» ASSIGNED TASK:
Every line below between the line holding "(1 2 8 11)*" and the line holding "4]= (0 5 6 4)", inclusive, should be repeated exactly, and all other lines omitted.

» INFORMATION:
>>>>>

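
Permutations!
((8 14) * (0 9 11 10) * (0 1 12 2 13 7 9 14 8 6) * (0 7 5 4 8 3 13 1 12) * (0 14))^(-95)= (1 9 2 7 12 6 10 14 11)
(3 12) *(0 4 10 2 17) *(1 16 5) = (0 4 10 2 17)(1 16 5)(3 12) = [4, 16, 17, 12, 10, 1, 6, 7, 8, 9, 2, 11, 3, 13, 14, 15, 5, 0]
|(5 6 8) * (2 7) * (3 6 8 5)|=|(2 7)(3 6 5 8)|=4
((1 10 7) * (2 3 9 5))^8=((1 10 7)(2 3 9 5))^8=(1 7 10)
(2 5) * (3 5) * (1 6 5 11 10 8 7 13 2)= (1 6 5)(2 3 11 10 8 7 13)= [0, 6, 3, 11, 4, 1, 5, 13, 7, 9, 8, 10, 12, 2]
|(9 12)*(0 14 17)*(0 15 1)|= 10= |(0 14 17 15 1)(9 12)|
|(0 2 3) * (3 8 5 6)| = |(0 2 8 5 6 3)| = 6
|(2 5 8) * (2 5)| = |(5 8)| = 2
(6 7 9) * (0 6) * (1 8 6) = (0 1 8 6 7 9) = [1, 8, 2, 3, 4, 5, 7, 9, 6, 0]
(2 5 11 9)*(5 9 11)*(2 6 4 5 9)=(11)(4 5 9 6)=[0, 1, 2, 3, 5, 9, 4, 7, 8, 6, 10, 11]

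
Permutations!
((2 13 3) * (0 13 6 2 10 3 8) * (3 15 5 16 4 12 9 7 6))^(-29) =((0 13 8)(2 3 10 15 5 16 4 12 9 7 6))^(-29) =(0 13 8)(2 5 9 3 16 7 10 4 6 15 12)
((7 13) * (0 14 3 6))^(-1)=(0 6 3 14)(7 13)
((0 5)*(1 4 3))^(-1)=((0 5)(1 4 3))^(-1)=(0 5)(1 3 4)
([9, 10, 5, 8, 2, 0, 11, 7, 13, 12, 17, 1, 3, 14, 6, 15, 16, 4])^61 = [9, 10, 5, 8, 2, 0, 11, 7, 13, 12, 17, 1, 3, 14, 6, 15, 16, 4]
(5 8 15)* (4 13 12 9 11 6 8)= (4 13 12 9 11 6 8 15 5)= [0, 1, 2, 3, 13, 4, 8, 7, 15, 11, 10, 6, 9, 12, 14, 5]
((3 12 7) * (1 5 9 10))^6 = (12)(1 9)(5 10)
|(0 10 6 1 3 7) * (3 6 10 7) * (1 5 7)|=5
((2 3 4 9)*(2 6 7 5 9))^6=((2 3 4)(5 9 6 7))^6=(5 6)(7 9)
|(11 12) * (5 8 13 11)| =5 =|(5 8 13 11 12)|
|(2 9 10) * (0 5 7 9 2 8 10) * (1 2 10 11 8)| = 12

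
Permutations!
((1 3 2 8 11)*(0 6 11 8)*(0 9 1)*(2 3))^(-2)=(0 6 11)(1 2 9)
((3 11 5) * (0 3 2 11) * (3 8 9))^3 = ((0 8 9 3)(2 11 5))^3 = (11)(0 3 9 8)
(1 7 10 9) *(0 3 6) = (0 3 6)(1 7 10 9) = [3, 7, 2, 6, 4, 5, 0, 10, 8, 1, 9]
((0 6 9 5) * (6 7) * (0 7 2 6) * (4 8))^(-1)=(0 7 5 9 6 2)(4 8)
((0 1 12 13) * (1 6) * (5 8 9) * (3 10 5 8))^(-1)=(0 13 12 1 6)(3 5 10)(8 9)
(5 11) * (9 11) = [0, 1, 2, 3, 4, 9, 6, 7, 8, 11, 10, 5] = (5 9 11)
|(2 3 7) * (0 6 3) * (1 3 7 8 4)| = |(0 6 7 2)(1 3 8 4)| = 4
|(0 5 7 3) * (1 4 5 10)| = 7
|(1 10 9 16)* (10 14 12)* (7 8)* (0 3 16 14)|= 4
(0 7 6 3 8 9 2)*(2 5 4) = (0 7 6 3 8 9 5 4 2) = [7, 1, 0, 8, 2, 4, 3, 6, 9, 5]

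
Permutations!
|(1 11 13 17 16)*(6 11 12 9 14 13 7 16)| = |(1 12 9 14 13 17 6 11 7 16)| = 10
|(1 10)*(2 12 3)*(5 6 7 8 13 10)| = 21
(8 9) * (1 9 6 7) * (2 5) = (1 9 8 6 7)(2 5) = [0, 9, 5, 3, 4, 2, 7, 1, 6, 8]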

<<<<<
>>>>>

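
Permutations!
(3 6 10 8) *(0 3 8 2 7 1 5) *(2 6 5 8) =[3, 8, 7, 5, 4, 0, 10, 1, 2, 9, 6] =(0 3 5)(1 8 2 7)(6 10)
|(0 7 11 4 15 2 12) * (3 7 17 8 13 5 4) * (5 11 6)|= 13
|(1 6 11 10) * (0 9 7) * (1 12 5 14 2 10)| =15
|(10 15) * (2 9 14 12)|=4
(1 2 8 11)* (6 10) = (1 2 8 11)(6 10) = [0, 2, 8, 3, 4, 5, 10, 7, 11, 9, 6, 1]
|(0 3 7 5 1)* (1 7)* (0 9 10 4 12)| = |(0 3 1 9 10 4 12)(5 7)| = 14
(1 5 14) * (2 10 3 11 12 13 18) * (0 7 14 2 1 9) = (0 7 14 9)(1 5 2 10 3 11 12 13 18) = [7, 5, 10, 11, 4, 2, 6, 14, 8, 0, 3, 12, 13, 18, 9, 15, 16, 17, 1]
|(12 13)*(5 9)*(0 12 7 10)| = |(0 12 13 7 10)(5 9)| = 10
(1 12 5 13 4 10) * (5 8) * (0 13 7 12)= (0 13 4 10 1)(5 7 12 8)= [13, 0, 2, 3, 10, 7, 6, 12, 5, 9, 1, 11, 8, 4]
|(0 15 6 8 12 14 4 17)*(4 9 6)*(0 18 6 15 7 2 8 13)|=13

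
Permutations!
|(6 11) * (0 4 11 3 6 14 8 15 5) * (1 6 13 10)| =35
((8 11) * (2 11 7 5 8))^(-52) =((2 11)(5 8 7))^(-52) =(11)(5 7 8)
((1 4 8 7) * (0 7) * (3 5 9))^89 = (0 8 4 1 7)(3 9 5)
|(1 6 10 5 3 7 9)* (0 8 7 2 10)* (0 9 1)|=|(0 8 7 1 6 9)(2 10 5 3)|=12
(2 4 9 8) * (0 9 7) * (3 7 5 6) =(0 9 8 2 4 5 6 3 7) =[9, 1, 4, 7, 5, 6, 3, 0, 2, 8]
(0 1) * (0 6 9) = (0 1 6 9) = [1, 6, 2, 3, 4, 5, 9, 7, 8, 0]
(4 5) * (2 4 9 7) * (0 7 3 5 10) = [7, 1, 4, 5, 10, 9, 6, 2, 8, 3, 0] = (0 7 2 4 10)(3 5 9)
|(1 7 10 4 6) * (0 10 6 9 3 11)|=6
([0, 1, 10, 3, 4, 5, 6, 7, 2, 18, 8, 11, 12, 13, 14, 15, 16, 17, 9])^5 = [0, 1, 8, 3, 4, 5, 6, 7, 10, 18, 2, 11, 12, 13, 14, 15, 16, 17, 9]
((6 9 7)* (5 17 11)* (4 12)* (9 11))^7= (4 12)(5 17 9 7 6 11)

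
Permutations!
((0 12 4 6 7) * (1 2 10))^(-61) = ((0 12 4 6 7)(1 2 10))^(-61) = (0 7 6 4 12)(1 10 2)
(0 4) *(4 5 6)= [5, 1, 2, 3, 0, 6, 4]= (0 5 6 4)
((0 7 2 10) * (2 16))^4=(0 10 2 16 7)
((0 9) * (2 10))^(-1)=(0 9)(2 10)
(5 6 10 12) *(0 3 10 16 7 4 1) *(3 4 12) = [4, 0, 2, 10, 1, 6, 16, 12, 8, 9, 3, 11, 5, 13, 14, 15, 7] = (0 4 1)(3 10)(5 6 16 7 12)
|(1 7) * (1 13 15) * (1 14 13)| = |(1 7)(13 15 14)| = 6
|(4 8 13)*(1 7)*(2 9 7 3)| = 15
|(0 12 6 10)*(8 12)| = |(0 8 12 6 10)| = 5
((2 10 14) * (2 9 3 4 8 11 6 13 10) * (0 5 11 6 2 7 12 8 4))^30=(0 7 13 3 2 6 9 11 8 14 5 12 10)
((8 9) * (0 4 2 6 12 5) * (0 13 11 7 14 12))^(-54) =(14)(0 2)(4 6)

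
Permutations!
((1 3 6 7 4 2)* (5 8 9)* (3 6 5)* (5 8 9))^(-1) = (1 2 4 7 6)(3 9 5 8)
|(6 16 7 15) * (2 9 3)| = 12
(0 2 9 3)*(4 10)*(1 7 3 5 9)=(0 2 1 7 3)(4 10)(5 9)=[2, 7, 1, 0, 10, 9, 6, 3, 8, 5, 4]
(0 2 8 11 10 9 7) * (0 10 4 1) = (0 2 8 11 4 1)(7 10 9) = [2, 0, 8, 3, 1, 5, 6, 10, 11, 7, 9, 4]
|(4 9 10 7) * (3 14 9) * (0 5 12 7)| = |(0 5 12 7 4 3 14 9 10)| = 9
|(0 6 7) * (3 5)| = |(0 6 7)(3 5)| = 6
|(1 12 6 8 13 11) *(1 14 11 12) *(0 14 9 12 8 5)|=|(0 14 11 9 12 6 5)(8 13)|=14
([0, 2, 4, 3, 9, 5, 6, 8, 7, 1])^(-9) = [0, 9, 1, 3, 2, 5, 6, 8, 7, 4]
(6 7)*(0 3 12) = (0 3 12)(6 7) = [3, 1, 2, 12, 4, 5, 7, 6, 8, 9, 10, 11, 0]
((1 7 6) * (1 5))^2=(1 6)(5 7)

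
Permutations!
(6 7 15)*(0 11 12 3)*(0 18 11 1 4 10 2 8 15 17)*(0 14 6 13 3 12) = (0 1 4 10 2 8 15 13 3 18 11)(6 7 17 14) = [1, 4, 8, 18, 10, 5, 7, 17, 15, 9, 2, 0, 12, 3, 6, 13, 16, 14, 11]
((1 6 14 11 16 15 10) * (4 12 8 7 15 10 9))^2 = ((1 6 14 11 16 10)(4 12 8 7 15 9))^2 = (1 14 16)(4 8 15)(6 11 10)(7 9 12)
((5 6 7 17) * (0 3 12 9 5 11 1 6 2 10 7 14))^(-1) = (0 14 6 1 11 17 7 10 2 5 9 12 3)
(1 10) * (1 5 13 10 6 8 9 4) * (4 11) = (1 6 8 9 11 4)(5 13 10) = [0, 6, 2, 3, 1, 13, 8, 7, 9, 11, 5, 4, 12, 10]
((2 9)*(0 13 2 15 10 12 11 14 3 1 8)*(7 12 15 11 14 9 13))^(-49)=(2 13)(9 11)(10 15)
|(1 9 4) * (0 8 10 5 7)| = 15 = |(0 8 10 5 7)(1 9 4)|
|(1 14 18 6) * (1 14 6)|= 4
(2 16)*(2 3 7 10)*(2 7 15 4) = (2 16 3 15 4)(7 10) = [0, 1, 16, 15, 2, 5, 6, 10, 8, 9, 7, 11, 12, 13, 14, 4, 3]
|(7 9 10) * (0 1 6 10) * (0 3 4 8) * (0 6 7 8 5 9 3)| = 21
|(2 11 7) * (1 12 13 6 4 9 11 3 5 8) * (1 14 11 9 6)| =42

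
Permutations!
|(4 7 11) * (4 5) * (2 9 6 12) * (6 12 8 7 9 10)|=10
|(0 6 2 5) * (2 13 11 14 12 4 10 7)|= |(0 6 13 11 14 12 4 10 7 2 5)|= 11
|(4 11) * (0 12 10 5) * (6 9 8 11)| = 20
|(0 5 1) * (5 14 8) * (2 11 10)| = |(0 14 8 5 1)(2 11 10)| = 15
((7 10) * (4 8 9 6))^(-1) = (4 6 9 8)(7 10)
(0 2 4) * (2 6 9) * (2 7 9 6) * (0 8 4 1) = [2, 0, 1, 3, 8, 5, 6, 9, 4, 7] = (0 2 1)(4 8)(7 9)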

<<<<<

» RESULT:
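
(1 2 8 11)* (6 10) = (1 2 8 11)(6 10) = [0, 2, 8, 3, 4, 5, 10, 7, 11, 9, 6, 1]
|(0 3 7 5 1)* (1 7)* (0 9 10 4 12)| = |(0 3 1 9 10 4 12)(5 7)| = 14
(1 5 14) * (2 10 3 11 12 13 18) * (0 7 14 2 1 9) = (0 7 14 9)(1 5 2 10 3 11 12 13 18) = [7, 5, 10, 11, 4, 2, 6, 14, 8, 0, 3, 12, 13, 18, 9, 15, 16, 17, 1]
|(12 13)*(5 9)*(0 12 7 10)| = |(0 12 13 7 10)(5 9)| = 10
(1 12 5 13 4 10) * (5 8) * (0 13 7 12)= (0 13 4 10 1)(5 7 12 8)= [13, 0, 2, 3, 10, 7, 6, 12, 5, 9, 1, 11, 8, 4]
|(0 15 6 8 12 14 4 17)*(4 9 6)*(0 18 6 15 7 2 8 13)|=13

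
Permutations!
|(6 11) * (0 4 11 3 6 14 8 15 5) * (1 6 13 10)| =35
((8 11) * (2 11 7 5 8))^(-52) =((2 11)(5 8 7))^(-52) =(11)(5 7 8)
((1 4 8 7) * (0 7) * (3 5 9))^89 = (0 8 4 1 7)(3 9 5)
|(1 6 10 5 3 7 9)* (0 8 7 2 10)* (0 9 1)|=|(0 8 7 1 6 9)(2 10 5 3)|=12
(2 4 9 8) * (0 9 7) * (3 7 5 6) =(0 9 8 2 4 5 6 3 7) =[9, 1, 4, 7, 5, 6, 3, 0, 2, 8]
(0 1) * (0 6 9) = (0 1 6 9) = [1, 6, 2, 3, 4, 5, 9, 7, 8, 0]
(4 5) * (2 4 9 7) * (0 7 3 5 10) = [7, 1, 4, 5, 10, 9, 6, 2, 8, 3, 0] = (0 7 2 4 10)(3 5 9)
|(1 7 10 4 6) * (0 10 6 9 3 11)|=6
([0, 1, 10, 3, 4, 5, 6, 7, 2, 18, 8, 11, 12, 13, 14, 15, 16, 17, 9])^5 = [0, 1, 8, 3, 4, 5, 6, 7, 10, 18, 2, 11, 12, 13, 14, 15, 16, 17, 9]
((6 9 7)* (5 17 11)* (4 12)* (9 11))^7= (4 12)(5 17 9 7 6 11)

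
Permutations!
((0 12 4 6 7) * (1 2 10))^(-61) = ((0 12 4 6 7)(1 2 10))^(-61) = (0 7 6 4 12)(1 10 2)
(0 4) *(4 5 6)= [5, 1, 2, 3, 0, 6, 4]= (0 5 6 4)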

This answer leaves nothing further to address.